» WHAT THIS TASK INVOLVES
Copy every line that holds the string "adjacency" from the data below.

---- EXTRACTED RECORDS

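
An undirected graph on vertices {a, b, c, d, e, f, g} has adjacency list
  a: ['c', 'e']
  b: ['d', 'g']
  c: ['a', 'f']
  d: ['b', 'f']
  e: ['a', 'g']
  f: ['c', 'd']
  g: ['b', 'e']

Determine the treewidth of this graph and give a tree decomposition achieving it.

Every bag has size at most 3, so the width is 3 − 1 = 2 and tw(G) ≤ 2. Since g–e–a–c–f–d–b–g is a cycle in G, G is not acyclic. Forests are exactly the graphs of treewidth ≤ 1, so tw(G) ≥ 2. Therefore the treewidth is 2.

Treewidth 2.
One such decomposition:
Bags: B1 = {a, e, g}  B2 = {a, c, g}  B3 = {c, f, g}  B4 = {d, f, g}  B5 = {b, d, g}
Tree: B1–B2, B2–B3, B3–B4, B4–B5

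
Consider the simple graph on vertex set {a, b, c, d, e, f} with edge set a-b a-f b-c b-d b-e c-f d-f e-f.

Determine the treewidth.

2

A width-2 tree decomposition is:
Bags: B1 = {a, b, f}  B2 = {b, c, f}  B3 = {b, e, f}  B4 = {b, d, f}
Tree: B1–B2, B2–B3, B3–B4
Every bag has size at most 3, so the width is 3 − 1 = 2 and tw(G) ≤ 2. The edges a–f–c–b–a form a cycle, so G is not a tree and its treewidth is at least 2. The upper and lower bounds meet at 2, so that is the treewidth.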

--------
---- EXTRACTED RECORDS

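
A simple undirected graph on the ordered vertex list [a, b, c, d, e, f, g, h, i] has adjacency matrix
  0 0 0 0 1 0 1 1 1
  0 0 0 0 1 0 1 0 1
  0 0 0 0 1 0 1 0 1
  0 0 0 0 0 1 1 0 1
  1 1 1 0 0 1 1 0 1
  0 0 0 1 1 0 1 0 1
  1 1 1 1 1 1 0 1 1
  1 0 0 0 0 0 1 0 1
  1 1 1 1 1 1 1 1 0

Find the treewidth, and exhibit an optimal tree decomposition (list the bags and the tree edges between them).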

--------
---- EXTRACTED RECORDS

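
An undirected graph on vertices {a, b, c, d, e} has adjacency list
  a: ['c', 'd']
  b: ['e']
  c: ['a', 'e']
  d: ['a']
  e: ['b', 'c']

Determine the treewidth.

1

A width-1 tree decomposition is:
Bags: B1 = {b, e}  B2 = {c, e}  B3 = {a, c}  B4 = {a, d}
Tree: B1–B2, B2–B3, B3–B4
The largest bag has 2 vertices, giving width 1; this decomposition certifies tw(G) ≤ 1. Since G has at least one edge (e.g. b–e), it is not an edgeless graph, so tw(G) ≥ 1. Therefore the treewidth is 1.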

--------

» SOLUTION TO THE EXERCISE
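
An undirected graph on vertices {a, b, c, d, e, f, g} has adjacency list
A simple undirected graph on the ordered vertex list [a, b, c, d, e, f, g, h, i] has adjacency matrix
An undirected graph on vertices {a, b, c, d, e} has adjacency list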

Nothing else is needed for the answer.